▶ WHAT YOU NEED TO DO
Emit all the data exactly as provided.

▶ THE DATA
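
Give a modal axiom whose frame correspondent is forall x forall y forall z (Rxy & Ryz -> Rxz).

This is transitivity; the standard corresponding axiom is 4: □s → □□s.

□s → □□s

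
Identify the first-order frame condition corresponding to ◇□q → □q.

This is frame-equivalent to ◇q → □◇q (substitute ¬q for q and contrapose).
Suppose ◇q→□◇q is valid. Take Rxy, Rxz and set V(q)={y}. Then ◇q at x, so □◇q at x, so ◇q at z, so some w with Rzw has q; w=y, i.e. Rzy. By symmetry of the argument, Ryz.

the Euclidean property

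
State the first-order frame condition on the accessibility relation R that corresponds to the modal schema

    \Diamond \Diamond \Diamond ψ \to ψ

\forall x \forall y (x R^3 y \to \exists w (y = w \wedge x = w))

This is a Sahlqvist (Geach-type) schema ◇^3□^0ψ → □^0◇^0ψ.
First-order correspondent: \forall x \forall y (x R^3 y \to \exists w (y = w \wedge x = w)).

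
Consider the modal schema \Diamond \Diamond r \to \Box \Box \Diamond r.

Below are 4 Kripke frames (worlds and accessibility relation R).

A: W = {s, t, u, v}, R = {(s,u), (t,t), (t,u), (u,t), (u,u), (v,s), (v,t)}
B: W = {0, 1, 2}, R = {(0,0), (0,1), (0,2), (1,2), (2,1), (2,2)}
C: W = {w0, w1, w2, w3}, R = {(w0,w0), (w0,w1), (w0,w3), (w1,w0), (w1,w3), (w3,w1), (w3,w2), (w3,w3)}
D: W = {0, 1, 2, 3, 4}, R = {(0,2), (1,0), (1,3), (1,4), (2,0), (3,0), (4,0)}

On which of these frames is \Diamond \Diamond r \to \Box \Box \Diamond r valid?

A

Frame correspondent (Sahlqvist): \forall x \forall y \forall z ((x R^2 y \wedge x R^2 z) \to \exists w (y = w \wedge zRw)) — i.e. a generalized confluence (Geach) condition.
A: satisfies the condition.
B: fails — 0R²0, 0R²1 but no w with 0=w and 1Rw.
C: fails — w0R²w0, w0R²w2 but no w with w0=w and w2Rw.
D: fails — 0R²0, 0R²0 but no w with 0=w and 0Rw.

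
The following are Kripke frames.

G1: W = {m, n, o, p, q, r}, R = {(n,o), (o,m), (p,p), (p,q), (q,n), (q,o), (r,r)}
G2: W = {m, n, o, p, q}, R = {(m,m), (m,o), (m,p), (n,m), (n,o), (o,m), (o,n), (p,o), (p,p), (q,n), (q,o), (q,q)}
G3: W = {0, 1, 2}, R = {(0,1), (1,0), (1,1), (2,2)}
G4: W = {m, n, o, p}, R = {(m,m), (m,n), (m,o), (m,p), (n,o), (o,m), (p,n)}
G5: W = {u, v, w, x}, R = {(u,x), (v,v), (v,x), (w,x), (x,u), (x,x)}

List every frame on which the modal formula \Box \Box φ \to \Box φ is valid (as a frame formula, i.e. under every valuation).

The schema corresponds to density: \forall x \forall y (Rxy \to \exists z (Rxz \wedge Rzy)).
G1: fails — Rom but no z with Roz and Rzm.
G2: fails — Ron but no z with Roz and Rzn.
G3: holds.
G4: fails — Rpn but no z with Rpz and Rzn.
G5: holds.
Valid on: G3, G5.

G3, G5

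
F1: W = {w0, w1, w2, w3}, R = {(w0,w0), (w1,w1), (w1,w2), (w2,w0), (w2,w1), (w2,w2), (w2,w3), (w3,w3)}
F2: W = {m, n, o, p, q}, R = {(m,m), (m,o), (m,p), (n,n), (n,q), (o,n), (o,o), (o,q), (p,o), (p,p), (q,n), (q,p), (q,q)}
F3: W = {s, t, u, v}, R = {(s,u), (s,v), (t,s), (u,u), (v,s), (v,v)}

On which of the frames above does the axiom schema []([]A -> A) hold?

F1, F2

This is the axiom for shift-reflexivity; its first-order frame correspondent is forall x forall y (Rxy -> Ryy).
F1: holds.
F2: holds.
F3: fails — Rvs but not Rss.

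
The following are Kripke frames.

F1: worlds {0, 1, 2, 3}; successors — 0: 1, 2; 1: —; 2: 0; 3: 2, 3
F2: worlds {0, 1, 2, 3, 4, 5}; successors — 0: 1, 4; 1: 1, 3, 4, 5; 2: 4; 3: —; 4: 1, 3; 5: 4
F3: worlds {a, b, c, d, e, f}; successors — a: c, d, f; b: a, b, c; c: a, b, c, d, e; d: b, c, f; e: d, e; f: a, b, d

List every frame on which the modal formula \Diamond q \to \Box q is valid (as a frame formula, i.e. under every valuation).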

▶ OUTPUT FOR THIS EXERCISE
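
Give a modal axiom whose frame correspondent is forall x forall y forall z (Rxy & Ryz -> Rxz).

This is transitivity; the standard corresponding axiom is 4: □s → □□s.

□s → □□s

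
Identify the first-order frame condition corresponding to ◇□q → □q.

This is frame-equivalent to ◇q → □◇q (substitute ¬q for q and contrapose).
Suppose ◇q→□◇q is valid. Take Rxy, Rxz and set V(q)={y}. Then ◇q at x, so □◇q at x, so ◇q at z, so some w with Rzw has q; w=y, i.e. Rzy. By symmetry of the argument, Ryz.

the Euclidean property

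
State the first-order frame condition on the accessibility relation R that corresponds to the modal schema

    \Diamond \Diamond \Diamond ψ \to ψ

\forall x \forall y (x R^3 y \to \exists w (y = w \wedge x = w))

This is a Sahlqvist (Geach-type) schema ◇^3□^0ψ → □^0◇^0ψ.
First-order correspondent: \forall x \forall y (x R^3 y \to \exists w (y = w \wedge x = w)).

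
Consider the modal schema \Diamond \Diamond r \to \Box \Box \Diamond r.

Below are 4 Kripke frames (worlds and accessibility relation R).

A: W = {s, t, u, v}, R = {(s,u), (t,t), (t,u), (u,t), (u,u), (v,s), (v,t)}
B: W = {0, 1, 2}, R = {(0,0), (0,1), (0,2), (1,2), (2,1), (2,2)}
C: W = {w0, w1, w2, w3}, R = {(w0,w0), (w0,w1), (w0,w3), (w1,w0), (w1,w3), (w3,w1), (w3,w2), (w3,w3)}
D: W = {0, 1, 2, 3, 4}, R = {(0,2), (1,0), (1,3), (1,4), (2,0), (3,0), (4,0)}

On which of these frames is \Diamond \Diamond r \to \Box \Box \Diamond r valid?

A

Frame correspondent (Sahlqvist): \forall x \forall y \forall z ((x R^2 y \wedge x R^2 z) \to \exists w (y = w \wedge zRw)) — i.e. a generalized confluence (Geach) condition.
A: satisfies the condition.
B: fails — 0R²0, 0R²1 but no w with 0=w and 1Rw.
C: fails — w0R²w0, w0R²w2 but no w with w0=w and w2Rw.
D: fails — 0R²0, 0R²0 but no w with 0=w and 0Rw.

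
The following are Kripke frames.

G1: W = {m, n, o, p, q, r}, R = {(n,o), (o,m), (p,p), (p,q), (q,n), (q,o), (r,r)}
G2: W = {m, n, o, p, q}, R = {(m,m), (m,o), (m,p), (n,m), (n,o), (o,m), (o,n), (p,o), (p,p), (q,n), (q,o), (q,q)}
G3: W = {0, 1, 2}, R = {(0,1), (1,0), (1,1), (2,2)}
G4: W = {m, n, o, p}, R = {(m,m), (m,n), (m,o), (m,p), (n,o), (o,m), (p,n)}
G5: W = {u, v, w, x}, R = {(u,x), (v,v), (v,x), (w,x), (x,u), (x,x)}

List every frame on which the modal formula \Box \Box φ \to \Box φ is valid (as a frame formula, i.e. under every valuation).

The schema corresponds to density: \forall x \forall y (Rxy \to \exists z (Rxz \wedge Rzy)).
G1: fails — Rom but no z with Roz and Rzm.
G2: fails — Ron but no z with Roz and Rzn.
G3: holds.
G4: fails — Rpn but no z with Rpz and Rzn.
G5: holds.
Valid on: G3, G5.

G3, G5

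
F1: W = {w0, w1, w2, w3}, R = {(w0,w0), (w1,w1), (w1,w2), (w2,w0), (w2,w1), (w2,w2), (w2,w3), (w3,w3)}
F2: W = {m, n, o, p, q}, R = {(m,m), (m,o), (m,p), (n,n), (n,q), (o,n), (o,o), (o,q), (p,o), (p,p), (q,n), (q,p), (q,q)}
F3: W = {s, t, u, v}, R = {(s,u), (s,v), (t,s), (u,u), (v,s), (v,v)}

On which of the frames above does the axiom schema []([]A -> A) hold?

F1, F2

This is the axiom for shift-reflexivity; its first-order frame correspondent is forall x forall y (Rxy -> Ryy).
F1: holds.
F2: holds.
F3: fails — Rvs but not Rss.

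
The following are Kripke frames.

F1: worlds {0, 1, 2, 3}; successors — 0: 1, 2; 1: —; 2: 0; 3: 2, 3
F2: worlds {0, 1, 2, 3, 4, 5}; successors — 0: 1, 4; 1: 1, 3, 4, 5; 2: 4; 3: —; 4: 1, 3; 5: 4
F3: worlds {a, b, c, d, e, f}; successors — a: c, d, f; b: a, b, c; c: a, b, c, d, e; d: b, c, f; e: d, e; f: a, b, d

List every frame on which the modal formula \Diamond q \to \Box q is valid (as a frame formula, i.e. under every valuation).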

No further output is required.